"""

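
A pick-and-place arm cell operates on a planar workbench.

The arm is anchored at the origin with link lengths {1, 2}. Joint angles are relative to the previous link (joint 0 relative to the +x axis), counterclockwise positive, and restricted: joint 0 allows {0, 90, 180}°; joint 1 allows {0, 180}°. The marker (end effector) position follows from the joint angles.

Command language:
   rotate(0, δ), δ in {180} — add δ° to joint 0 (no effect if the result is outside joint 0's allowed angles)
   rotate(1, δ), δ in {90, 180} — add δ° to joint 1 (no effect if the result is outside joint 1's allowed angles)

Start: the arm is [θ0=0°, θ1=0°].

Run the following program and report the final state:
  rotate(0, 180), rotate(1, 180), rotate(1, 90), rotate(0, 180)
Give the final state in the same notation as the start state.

[θ0=0°, θ1=180°]

from: [θ0=0°, θ1=0°]
t=1 rotate(0, 180) ⇒ [θ0=180°, θ1=0°]
t=2 rotate(1, 180) ⇒ [θ0=180°, θ1=180°]
t=3 rotate(1, 90) ⇒ [θ0=180°, θ1=180°]
t=4 rotate(0, 180) ⇒ [θ0=0°, θ1=180°]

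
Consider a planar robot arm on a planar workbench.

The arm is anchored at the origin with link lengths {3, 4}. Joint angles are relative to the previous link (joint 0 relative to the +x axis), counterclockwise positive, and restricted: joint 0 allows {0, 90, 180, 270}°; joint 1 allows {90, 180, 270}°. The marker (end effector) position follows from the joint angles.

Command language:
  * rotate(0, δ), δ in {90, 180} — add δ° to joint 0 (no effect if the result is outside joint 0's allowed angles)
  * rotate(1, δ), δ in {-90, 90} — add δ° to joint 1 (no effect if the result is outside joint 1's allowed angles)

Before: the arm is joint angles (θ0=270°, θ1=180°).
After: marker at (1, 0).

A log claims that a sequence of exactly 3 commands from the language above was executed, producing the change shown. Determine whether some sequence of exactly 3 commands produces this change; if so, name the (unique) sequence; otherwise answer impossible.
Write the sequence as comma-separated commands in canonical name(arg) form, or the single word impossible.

rotate(0, 90), rotate(0, 90), rotate(0, 90)

begin: joint angles (θ0=270°, θ1=180°)
step 1 (rotate(0, 90)): joint angles (θ0=0°, θ1=180°)
step 2 (rotate(0, 90)): joint angles (θ0=90°, θ1=180°)
step 3 (rotate(0, 90)): joint angles (θ0=180°, θ1=180°)
no rival 3-sequence matches.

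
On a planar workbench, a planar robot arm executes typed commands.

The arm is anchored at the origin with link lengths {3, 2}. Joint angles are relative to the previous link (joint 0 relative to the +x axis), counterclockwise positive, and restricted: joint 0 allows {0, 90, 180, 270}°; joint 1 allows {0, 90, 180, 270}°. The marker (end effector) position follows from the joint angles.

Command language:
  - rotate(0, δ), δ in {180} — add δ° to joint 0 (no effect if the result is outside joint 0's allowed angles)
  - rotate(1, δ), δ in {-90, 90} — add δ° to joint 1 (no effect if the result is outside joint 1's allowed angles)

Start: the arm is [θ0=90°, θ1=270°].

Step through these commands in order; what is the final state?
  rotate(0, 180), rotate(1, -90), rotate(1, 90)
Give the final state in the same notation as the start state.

[θ0=270°, θ1=270°]

start: [θ0=90°, θ1=270°]
t=1 rotate(0, 180) ⇒ [θ0=270°, θ1=270°]
t=2 rotate(1, -90) ⇒ [θ0=270°, θ1=180°]
t=3 rotate(1, 90) ⇒ [θ0=270°, θ1=270°]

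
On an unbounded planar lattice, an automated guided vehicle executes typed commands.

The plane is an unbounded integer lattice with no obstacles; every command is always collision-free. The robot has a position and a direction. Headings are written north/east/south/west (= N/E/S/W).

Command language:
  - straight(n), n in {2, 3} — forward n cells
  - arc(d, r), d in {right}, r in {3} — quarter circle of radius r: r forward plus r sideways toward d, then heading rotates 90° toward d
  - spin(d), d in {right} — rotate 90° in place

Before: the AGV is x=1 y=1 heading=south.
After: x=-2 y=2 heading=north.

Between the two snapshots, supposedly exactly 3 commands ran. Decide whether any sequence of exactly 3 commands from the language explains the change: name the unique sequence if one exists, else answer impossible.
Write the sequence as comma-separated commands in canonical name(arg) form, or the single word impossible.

straight(2), spin(right), arc(right, 3)

key: cell and facing (now N) both changed — the 3 commands mix motion and turning
start: x=1 y=1 heading=south
1. straight(2) → x=1 y=-1 heading=south
2. spin(right) → x=1 y=-1 heading=west
3. arc(right, 3) → x=-2 y=2 heading=north
no rival 3-sequence matches.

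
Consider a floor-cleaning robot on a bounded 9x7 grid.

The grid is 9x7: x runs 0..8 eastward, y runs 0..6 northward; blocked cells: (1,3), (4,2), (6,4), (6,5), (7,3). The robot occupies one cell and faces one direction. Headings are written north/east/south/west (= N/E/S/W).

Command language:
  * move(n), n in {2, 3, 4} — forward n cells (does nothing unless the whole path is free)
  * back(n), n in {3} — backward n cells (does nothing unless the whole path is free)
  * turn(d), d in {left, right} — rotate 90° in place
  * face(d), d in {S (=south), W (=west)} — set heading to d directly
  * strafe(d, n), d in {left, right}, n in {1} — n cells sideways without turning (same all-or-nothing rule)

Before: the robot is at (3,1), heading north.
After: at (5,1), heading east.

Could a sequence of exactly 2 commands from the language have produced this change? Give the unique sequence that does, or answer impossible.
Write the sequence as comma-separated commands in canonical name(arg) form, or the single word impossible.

key: running move(2) before turn(right) would end elsewhere — order is forced
begin: at (3,1), heading north
t=1 turn(right) ⇒ at (3,1), heading east
t=2 move(2) ⇒ at (5,1), heading east
no rival 2-sequence matches.

turn(right), move(2)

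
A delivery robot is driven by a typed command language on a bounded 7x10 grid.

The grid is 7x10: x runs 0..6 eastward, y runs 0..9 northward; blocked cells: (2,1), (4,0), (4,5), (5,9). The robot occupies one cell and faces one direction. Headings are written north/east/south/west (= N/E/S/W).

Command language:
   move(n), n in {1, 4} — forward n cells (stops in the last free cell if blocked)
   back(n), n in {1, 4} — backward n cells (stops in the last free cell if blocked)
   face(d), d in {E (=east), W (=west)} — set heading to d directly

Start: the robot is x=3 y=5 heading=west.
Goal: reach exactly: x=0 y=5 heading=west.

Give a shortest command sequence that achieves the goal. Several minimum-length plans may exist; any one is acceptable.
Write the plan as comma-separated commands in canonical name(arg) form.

move(4)

start: x=3 y=5 heading=west
1. move(4) → x=0 y=5 heading=west
shorter routes all fall short; 1 is best.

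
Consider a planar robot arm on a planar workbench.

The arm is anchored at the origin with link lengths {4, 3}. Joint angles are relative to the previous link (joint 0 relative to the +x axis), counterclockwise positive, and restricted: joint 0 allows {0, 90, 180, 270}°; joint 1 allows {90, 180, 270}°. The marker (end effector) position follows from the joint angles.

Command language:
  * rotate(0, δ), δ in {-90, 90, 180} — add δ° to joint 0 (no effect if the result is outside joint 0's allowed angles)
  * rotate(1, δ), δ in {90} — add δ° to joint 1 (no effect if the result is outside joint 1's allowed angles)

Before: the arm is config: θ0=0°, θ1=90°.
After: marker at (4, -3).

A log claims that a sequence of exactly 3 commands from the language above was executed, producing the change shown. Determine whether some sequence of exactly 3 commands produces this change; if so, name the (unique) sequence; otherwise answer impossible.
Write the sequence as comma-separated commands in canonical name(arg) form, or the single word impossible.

rotate(1, 90), rotate(1, 90), rotate(1, 90)

start: config: θ0=0°, θ1=90°
[1] after rotate(1, 90): config: θ0=0°, θ1=180°
[2] after rotate(1, 90): config: θ0=0°, θ1=270°
[3] after rotate(1, 90): config: θ0=0°, θ1=270°
uniquely the one of 64 3-step routes that fits.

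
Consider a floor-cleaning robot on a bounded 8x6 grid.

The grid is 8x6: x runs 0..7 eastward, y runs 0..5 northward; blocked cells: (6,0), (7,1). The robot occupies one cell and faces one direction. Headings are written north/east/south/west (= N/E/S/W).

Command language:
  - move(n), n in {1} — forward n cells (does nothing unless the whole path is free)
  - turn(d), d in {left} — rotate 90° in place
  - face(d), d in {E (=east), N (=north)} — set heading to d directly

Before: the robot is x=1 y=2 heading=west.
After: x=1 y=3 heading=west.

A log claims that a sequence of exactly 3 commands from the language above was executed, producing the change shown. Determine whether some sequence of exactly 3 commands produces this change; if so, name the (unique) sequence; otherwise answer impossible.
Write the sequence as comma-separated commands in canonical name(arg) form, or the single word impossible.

key: order matters: swapping face(N) and turn(left) lands elsewhere
from: x=1 y=2 heading=west
[1] after face(N): x=1 y=2 heading=north
[2] after move(1): x=1 y=3 heading=north
[3] after turn(left): x=1 y=3 heading=west
no other 3-command option fits: unique.

face(N), move(1), turn(left)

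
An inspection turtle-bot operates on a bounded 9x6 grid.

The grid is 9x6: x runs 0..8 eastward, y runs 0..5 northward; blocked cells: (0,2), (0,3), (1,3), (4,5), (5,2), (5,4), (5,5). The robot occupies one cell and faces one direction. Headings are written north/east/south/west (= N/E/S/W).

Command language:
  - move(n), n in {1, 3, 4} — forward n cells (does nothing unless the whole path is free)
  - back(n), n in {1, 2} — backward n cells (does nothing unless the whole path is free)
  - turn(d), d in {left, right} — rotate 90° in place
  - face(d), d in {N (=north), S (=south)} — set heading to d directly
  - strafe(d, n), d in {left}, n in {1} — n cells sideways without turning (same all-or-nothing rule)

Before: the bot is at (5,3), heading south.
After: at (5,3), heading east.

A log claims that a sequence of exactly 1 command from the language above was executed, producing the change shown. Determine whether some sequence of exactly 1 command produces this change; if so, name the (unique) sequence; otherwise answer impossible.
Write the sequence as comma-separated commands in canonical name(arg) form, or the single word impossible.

turn(left)

key: (5,3) unchanged — the single command moves nothing
begin: at (5,3), heading south
[1] after turn(left): at (5,3), heading east
uniquely the one of 10 1-step routes that fits.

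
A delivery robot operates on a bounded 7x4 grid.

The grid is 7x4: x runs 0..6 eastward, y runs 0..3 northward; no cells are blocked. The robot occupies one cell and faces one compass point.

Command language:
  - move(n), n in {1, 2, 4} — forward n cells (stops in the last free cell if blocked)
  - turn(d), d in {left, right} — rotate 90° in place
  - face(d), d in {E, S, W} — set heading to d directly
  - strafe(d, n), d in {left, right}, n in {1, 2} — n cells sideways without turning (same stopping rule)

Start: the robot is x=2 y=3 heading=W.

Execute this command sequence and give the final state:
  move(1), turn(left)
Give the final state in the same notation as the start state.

start: x=2 y=3 heading=W
step 1 (move(1)): x=1 y=3 heading=W
step 2 (turn(left)): x=1 y=3 heading=S

x=1 y=3 heading=S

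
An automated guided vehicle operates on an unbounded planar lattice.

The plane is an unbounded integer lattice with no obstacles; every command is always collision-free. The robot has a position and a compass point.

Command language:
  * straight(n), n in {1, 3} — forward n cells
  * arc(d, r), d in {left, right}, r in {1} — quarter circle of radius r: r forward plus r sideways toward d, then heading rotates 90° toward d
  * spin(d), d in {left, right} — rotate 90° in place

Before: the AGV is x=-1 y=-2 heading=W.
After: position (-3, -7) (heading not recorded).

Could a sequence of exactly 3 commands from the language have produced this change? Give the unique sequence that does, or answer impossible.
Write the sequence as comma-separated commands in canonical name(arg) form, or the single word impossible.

arc(left, 1), straight(3), arc(right, 1)

key: order matters: swapping arc(left, 1) and arc(right, 1) lands elsewhere
t0: x=-1 y=-2 heading=W
t=1 arc(left, 1) ⇒ x=-2 y=-3 heading=S
t=2 straight(3) ⇒ x=-2 y=-6 heading=S
t=3 arc(right, 1) ⇒ x=-3 y=-7 heading=W
all 216 alternatives checked — unique.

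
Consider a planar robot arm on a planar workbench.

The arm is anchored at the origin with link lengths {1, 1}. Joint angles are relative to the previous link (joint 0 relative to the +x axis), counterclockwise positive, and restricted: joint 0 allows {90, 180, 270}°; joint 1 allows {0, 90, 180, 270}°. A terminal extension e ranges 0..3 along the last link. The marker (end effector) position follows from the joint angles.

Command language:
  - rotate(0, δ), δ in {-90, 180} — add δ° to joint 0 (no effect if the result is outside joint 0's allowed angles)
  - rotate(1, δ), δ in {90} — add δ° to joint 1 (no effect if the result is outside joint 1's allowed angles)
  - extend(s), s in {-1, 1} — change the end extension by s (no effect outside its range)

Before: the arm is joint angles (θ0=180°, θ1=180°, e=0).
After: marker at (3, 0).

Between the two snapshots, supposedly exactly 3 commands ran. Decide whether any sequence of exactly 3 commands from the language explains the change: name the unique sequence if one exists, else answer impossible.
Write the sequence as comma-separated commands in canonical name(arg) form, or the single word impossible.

initial: joint angles (θ0=180°, θ1=180°, e=0)
step 1 (extend(1)): joint angles (θ0=180°, θ1=180°, e=1)
step 2 (extend(1)): joint angles (θ0=180°, θ1=180°, e=2)
step 3 (extend(1)): joint angles (θ0=180°, θ1=180°, e=3)
all 125 alternatives checked — unique.

extend(1), extend(1), extend(1)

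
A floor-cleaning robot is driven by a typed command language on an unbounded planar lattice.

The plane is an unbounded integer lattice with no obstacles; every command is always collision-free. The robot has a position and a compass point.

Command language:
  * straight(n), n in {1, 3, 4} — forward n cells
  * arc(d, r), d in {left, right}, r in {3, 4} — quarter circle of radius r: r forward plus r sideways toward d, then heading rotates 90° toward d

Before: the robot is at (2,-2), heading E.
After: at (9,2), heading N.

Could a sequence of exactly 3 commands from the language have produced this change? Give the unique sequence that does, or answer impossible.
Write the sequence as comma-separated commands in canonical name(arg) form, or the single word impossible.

straight(4), arc(left, 3), straight(1)

key: cell and facing (now N) both changed — the 3 commands mix motion and turning
start: at (2,-2), heading E
step 1 (straight(4)): at (6,-2), heading E
step 2 (arc(left, 3)): at (9,1), heading N
step 3 (straight(1)): at (9,2), heading N
no other 3-command option fits: unique.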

"""

» WORK REQUEST: Reproduce only the lines above spanning from the line containing "Before: the robot is at (3,1), heading north." through the line containing "Goal: reach exactly: x=0 y=5 heading=west.", word for word.

» REPLY:
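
Before: the robot is at (3,1), heading north.
After: at (5,1), heading east.

Could a sequence of exactly 2 commands from the language have produced this change? Give the unique sequence that does, or answer impossible.
Write the sequence as comma-separated commands in canonical name(arg) form, or the single word impossible.

key: running move(2) before turn(right) would end elsewhere — order is forced
begin: at (3,1), heading north
t=1 turn(right) ⇒ at (3,1), heading east
t=2 move(2) ⇒ at (5,1), heading east
no rival 2-sequence matches.

turn(right), move(2)

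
A delivery robot is driven by a typed command language on a bounded 7x10 grid.

The grid is 7x10: x runs 0..6 eastward, y runs 0..9 northward; blocked cells: (2,1), (4,0), (4,5), (5,9). The robot occupies one cell and faces one direction. Headings are written north/east/south/west (= N/E/S/W).

Command language:
   move(n), n in {1, 4} — forward n cells (stops in the last free cell if blocked)
   back(n), n in {1, 4} — backward n cells (stops in the last free cell if blocked)
   face(d), d in {E (=east), W (=west)} — set heading to d directly

Start: the robot is x=3 y=5 heading=west.
Goal: reach exactly: x=0 y=5 heading=west.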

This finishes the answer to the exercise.